### [What you should do]
Go to the line below containing "Answer: Rational(-979753455, 612897194)" and print exactly from there through the line containing "Answer: -36062231/99430990 ≈ -0.36269", both included. Print nothing else.

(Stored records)
---+---
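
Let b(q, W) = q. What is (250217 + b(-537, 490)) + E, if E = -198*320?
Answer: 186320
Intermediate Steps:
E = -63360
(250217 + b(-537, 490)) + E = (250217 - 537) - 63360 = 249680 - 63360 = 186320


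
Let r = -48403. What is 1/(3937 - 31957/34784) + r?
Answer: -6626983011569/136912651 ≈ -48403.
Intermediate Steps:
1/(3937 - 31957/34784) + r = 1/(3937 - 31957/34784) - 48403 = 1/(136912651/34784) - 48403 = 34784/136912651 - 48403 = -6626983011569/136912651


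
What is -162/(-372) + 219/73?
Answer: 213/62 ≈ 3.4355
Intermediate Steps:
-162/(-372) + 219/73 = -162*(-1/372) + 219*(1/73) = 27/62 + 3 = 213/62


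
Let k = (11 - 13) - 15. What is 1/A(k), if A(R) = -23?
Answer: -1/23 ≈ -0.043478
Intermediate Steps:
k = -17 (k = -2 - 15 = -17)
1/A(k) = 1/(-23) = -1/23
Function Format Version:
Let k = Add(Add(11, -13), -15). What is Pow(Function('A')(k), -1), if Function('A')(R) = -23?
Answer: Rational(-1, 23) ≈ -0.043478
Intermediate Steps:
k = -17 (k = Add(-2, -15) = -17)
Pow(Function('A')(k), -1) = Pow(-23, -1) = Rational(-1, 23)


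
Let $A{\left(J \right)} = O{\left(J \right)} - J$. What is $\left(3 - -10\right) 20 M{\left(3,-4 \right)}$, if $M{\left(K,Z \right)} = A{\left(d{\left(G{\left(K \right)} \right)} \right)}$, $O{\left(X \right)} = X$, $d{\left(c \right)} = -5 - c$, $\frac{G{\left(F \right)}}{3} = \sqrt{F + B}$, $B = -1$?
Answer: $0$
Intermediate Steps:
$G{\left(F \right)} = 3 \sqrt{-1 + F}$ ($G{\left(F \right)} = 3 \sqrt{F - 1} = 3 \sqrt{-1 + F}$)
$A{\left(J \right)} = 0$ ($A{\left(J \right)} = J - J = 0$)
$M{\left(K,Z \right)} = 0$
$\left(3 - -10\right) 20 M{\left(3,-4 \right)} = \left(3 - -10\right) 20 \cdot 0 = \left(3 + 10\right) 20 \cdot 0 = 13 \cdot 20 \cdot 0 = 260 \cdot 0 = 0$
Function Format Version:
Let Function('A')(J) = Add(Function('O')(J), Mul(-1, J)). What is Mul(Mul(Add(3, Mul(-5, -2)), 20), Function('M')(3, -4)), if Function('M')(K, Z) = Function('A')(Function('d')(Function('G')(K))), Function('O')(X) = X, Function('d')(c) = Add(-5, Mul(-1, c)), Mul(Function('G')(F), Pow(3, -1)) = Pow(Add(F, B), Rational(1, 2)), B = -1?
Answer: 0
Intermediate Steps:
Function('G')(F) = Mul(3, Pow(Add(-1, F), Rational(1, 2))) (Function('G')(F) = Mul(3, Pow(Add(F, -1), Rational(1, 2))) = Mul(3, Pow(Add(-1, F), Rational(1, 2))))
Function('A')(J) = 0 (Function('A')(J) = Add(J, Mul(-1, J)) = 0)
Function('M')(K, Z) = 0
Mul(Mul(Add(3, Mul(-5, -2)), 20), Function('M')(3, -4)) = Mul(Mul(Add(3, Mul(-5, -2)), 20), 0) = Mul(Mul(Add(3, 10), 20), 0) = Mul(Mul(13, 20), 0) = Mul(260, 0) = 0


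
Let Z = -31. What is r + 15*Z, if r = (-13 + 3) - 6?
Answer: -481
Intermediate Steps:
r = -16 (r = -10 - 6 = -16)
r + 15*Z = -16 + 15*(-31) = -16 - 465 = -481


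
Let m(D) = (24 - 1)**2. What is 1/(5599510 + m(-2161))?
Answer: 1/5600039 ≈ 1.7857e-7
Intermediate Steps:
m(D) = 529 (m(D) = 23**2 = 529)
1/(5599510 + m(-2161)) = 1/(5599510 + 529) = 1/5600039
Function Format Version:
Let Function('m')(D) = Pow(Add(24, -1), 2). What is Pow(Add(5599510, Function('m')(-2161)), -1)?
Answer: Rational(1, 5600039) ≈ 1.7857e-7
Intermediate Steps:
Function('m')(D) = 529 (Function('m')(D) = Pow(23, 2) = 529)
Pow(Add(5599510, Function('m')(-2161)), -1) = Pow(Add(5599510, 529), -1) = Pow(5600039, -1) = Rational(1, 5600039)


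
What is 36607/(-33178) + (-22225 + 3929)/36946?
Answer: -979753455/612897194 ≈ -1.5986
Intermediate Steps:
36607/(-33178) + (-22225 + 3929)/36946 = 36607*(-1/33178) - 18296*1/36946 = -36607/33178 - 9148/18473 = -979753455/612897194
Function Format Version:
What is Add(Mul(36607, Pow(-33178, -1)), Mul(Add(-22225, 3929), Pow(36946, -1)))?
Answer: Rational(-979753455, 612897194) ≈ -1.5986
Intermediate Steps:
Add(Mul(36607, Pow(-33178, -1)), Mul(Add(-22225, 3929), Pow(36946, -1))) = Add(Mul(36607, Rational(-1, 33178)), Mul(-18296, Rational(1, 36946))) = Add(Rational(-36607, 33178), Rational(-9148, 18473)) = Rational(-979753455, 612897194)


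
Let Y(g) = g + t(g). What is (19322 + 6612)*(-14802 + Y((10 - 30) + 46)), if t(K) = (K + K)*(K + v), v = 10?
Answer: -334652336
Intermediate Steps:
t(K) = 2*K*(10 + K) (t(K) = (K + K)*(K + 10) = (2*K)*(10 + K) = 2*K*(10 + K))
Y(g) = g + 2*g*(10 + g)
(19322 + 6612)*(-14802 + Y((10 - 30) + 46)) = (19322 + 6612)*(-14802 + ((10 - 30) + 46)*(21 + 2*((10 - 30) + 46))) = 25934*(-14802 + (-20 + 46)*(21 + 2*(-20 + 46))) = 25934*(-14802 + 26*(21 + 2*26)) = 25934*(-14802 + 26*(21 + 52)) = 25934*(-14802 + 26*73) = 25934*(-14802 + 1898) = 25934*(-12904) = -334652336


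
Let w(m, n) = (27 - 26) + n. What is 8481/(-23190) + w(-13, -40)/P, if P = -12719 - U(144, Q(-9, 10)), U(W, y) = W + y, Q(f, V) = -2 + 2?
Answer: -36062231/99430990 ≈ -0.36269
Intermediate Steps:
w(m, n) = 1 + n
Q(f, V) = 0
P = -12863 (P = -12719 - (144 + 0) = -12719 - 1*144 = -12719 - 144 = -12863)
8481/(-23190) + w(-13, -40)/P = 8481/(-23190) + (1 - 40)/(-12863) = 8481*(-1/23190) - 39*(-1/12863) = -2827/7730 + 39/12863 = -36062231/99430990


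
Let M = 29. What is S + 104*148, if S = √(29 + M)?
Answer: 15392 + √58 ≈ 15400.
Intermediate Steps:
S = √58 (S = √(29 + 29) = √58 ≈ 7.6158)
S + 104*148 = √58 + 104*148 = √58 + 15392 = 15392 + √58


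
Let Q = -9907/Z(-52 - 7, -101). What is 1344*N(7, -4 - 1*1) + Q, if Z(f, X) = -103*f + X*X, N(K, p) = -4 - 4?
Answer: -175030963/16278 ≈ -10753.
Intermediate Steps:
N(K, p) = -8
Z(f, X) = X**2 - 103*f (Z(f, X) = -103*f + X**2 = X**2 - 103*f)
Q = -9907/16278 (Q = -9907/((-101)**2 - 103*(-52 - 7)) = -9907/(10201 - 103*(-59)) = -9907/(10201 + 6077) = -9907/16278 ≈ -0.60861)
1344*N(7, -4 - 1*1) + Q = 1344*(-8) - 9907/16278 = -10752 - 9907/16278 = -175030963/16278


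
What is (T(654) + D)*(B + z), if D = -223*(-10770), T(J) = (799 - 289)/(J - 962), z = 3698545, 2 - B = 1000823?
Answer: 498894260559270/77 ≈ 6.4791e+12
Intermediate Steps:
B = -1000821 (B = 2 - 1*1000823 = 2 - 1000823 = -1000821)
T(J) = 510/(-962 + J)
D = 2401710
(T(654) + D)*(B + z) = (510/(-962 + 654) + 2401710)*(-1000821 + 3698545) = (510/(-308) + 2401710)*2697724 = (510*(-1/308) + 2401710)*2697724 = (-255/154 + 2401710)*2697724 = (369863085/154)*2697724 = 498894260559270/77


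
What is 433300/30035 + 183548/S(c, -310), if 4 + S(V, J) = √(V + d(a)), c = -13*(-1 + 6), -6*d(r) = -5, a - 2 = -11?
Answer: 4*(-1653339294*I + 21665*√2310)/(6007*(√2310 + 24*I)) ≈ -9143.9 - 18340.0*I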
---+---
### [Written solution]
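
Answer: Rational(-979753455, 612897194) ≈ -1.5986
Intermediate Steps:
Add(Mul(36607, Pow(-33178, -1)), Mul(Add(-22225, 3929), Pow(36946, -1))) = Add(Mul(36607, Rational(-1, 33178)), Mul(-18296, Rational(1, 36946))) = Add(Rational(-36607, 33178), Rational(-9148, 18473)) = Rational(-979753455, 612897194)


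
Let Y(g) = g + t(g). What is (19322 + 6612)*(-14802 + Y((10 - 30) + 46)), if t(K) = (K + K)*(K + v), v = 10?
Answer: -334652336
Intermediate Steps:
t(K) = 2*K*(10 + K) (t(K) = (K + K)*(K + 10) = (2*K)*(10 + K) = 2*K*(10 + K))
Y(g) = g + 2*g*(10 + g)
(19322 + 6612)*(-14802 + Y((10 - 30) + 46)) = (19322 + 6612)*(-14802 + ((10 - 30) + 46)*(21 + 2*((10 - 30) + 46))) = 25934*(-14802 + (-20 + 46)*(21 + 2*(-20 + 46))) = 25934*(-14802 + 26*(21 + 2*26)) = 25934*(-14802 + 26*(21 + 52)) = 25934*(-14802 + 26*73) = 25934*(-14802 + 1898) = 25934*(-12904) = -334652336


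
Let w(m, n) = (27 - 26) + n. What is 8481/(-23190) + w(-13, -40)/P, if P = -12719 - U(144, Q(-9, 10)), U(W, y) = W + y, Q(f, V) = -2 + 2?
Answer: -36062231/99430990 ≈ -0.36269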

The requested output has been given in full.